• Task to carry out: Look through the listing underneath for "selects", and copy every line that has it.

---+---

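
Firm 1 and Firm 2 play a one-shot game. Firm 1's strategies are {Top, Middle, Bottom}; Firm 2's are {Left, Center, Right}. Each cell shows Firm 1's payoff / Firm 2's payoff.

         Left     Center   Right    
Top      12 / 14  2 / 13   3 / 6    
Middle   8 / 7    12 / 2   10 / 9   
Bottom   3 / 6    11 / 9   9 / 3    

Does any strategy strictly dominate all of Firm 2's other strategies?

No strictly dominant strategy

A strategy is strictly dominant if it gives Firm 2 a strictly higher payoff than every other strategy, against every choice by the opponent.
Left is not dominant: against Middle, Right gives 9 > 7.
Center is not dominant: against Top, Left gives 14 > 13.
Right is not dominant: against Top, Left gives 14 > 6.
No single strategy is best against every opponent action.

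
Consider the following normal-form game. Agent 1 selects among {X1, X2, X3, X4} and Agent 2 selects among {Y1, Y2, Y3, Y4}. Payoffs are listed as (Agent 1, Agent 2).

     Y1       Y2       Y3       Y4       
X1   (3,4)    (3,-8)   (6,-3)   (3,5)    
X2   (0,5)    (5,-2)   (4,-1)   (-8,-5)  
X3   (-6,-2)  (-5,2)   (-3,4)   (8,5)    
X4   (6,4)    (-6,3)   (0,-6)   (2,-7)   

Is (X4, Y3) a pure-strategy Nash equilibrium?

No

Holding Agent 2 at Y3: Agent 1 gets 0 from X4 but could get 6 by switching to X1. Agent 1 has a profitable deviation.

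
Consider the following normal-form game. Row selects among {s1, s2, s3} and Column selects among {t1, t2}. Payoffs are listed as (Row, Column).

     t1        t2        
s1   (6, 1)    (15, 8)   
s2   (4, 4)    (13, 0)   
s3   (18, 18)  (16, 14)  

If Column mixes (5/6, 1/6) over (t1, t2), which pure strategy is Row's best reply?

s3

Compute Row's expected payoff from each pure strategy against the given mix.
s1: (5/6)·6 + (1/6)·15 = 15/2
s2: (5/6)·4 + (1/6)·13 = 11/2
s3: (5/6)·18 + (1/6)·16 = 53/3
Highest expected payoff is 53/3, from s3.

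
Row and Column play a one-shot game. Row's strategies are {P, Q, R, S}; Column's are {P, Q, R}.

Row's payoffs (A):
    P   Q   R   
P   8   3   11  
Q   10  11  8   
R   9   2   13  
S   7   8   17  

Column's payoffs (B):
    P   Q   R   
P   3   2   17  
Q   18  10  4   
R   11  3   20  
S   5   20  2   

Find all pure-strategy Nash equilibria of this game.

(Q, P)

Check mutual best responses: a cell is a NE iff neither player can gain by unilaterally deviating.
Row's best responses — vs P: Q (payoff 10); vs Q: Q (payoff 11); vs R: S (payoff 17).
Column's best responses — vs P: R (payoff 17); vs Q: P (payoff 18); vs R: R (payoff 20); vs S: Q (payoff 20).
The only mutual best response is (Q, P); neither player gains by switching there.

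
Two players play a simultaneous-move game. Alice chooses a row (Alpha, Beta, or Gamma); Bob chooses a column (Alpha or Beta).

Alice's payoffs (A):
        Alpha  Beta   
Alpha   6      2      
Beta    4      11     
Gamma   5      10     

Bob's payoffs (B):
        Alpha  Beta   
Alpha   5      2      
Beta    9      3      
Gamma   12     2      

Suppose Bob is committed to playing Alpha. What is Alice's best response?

With Bob fixed at Alpha, Alice's payoffs are: Alpha → 6, Beta → 4, Gamma → 5.
The maximum is 6, achieved by Alpha.

Alpha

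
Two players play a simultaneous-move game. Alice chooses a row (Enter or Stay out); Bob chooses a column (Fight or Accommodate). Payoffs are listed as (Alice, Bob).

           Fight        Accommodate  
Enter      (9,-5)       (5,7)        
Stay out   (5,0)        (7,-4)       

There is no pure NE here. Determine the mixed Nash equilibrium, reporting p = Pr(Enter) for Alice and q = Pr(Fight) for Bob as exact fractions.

In a mixed NE each player is indifferent between their pure strategies, so the opponent's mix sets the indifference.
Bob indifferent between Fight and Accommodate: p·(-5) + (1−p)·0 = p·7 + (1−p)·(-4) ⟹ 0 + (-5)p = (-4) + 11p ⟹ p = 1/4.
Alice indifferent between Enter and Stay out: q·9 + (1−q)·5 = q·5 + (1−q)·7 ⟹ 5 + 4q = 7 + (-2)q ⟹ q = 1/3.

p = 1/4, q = 1/3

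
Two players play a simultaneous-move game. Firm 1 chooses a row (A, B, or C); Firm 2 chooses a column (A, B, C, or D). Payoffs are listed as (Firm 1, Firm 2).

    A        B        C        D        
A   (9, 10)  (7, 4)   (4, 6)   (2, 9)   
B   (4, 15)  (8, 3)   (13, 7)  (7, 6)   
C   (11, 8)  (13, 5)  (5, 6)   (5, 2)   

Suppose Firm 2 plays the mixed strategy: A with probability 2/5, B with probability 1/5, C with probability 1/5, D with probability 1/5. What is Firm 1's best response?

Firm 1's best reply maximizes expected payoff against the mix.
A: (2/5)·9 + (1/5)·7 + (1/5)·4 + (1/5)·2 = 31/5
B: (2/5)·4 + (1/5)·8 + (1/5)·13 + (1/5)·7 = 36/5
C: (2/5)·11 + (1/5)·13 + (1/5)·5 + (1/5)·5 = 9
Highest expected payoff is 9, from C.

C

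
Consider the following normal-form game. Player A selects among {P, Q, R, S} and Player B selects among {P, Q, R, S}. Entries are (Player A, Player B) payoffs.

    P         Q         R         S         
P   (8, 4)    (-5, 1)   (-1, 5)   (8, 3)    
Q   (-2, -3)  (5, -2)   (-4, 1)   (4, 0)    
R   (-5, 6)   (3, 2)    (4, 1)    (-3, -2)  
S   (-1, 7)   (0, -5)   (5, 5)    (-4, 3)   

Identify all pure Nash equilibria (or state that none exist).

None

A profile is a Nash equilibrium when each player is best-responding to the other.
Player A's best responses — vs P: P (payoff 8); vs Q: Q (payoff 5); vs R: S (payoff 5); vs S: P (payoff 8).
Player B's best responses — vs P: R (payoff 5); vs Q: R (payoff 1); vs R: P (payoff 6); vs S: P (payoff 7).
No cell has both players best-responding. For instance, Player A's best reply to R is S, but against S Player B prefers P over R.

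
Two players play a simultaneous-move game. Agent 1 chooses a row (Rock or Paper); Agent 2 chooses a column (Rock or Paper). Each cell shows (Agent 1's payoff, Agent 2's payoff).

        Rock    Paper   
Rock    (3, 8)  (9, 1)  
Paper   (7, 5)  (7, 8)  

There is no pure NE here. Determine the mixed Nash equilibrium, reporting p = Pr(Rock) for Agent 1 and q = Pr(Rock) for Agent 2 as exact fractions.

p = 3/10, q = 1/3

Each player's mixing probability is pinned down by making the *other* player indifferent.
Agent 2 indifferent between Rock and Paper: p·8 + (1−p)·5 = p·1 + (1−p)·8 ⟹ 5 + 3p = 8 + (-7)p ⟹ p = 3/10.
Agent 1 indifferent between Rock and Paper: q·3 + (1−q)·9 = q·7 + (1−q)·7 ⟹ 9 + (-6)q = 7 + 0q ⟹ q = 1/3.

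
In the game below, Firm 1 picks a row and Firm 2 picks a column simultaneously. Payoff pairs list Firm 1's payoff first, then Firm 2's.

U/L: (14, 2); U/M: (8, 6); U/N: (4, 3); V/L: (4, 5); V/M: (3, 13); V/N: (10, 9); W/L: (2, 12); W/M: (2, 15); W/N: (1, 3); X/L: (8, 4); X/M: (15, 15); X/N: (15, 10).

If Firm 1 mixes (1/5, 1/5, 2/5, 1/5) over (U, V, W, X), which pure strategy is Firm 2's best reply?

M

Compute Firm 2's expected payoff from each pure strategy against the given mix.
L: (1/5)·2 + (1/5)·5 + (2/5)·12 + (1/5)·4 = 7
M: (1/5)·6 + (1/5)·13 + (2/5)·15 + (1/5)·15 = 64/5
N: (1/5)·3 + (1/5)·9 + (2/5)·3 + (1/5)·10 = 28/5
Highest expected payoff is 64/5, from M.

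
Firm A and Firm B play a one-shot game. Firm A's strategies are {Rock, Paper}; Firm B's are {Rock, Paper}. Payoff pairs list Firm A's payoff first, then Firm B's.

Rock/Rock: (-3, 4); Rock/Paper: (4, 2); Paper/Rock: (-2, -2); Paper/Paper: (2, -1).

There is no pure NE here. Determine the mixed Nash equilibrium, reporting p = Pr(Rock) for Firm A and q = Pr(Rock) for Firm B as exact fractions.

p = 1/3, q = 2/3

Each player's mixing probability is pinned down by making the *other* player indifferent.
Firm B indifferent between Rock and Paper: p·4 + (1−p)·(-2) = p·2 + (1−p)·(-1) ⟹ (-2) + 6p = (-1) + 3p ⟹ p = 1/3.
Firm A indifferent between Rock and Paper: q·(-3) + (1−q)·4 = q·(-2) + (1−q)·2 ⟹ 4 + (-7)q = 2 + (-4)q ⟹ q = 2/3.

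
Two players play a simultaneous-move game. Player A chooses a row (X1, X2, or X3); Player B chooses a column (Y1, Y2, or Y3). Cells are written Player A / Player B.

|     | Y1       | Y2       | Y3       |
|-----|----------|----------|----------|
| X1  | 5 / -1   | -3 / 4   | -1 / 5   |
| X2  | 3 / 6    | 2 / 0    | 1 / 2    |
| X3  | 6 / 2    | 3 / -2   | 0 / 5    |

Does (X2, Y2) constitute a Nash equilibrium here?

Holding Player B at Y2: Player A gets 2 from X2 but could get 3 by switching to X3. Player A has a profitable deviation.

No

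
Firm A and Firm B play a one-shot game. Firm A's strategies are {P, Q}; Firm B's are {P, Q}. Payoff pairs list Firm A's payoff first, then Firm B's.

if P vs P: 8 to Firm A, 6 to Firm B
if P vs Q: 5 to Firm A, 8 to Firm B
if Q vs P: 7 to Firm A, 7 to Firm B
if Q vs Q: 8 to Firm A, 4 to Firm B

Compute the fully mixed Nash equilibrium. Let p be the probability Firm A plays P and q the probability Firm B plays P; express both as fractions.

p = 3/5, q = 3/4

In a mixed NE each player is indifferent between their pure strategies, so the opponent's mix sets the indifference.
Firm B indifferent between P and Q: p·6 + (1−p)·7 = p·8 + (1−p)·4 ⟹ 7 + (-1)p = 4 + 4p ⟹ p = 3/5.
Firm A indifferent between P and Q: q·8 + (1−q)·5 = q·7 + (1−q)·8 ⟹ 5 + 3q = 8 + (-1)q ⟹ q = 3/4.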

---+---

• Written reply:
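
Consider the following normal-form game. Agent 1 selects among {X1, X2, X3, X4} and Agent 2 selects among {Y1, Y2, Y3, Y4}. Payoffs are listed as (Agent 1, Agent 2).
Consider the following normal-form game. Row selects among {s1, s2, s3} and Column selects among {t1, t2}. Payoffs are listed as (Row, Column).
Consider the following normal-form game. Player A selects among {P, Q, R, S} and Player B selects among {P, Q, R, S}. Entries are (Player A, Player B) payoffs.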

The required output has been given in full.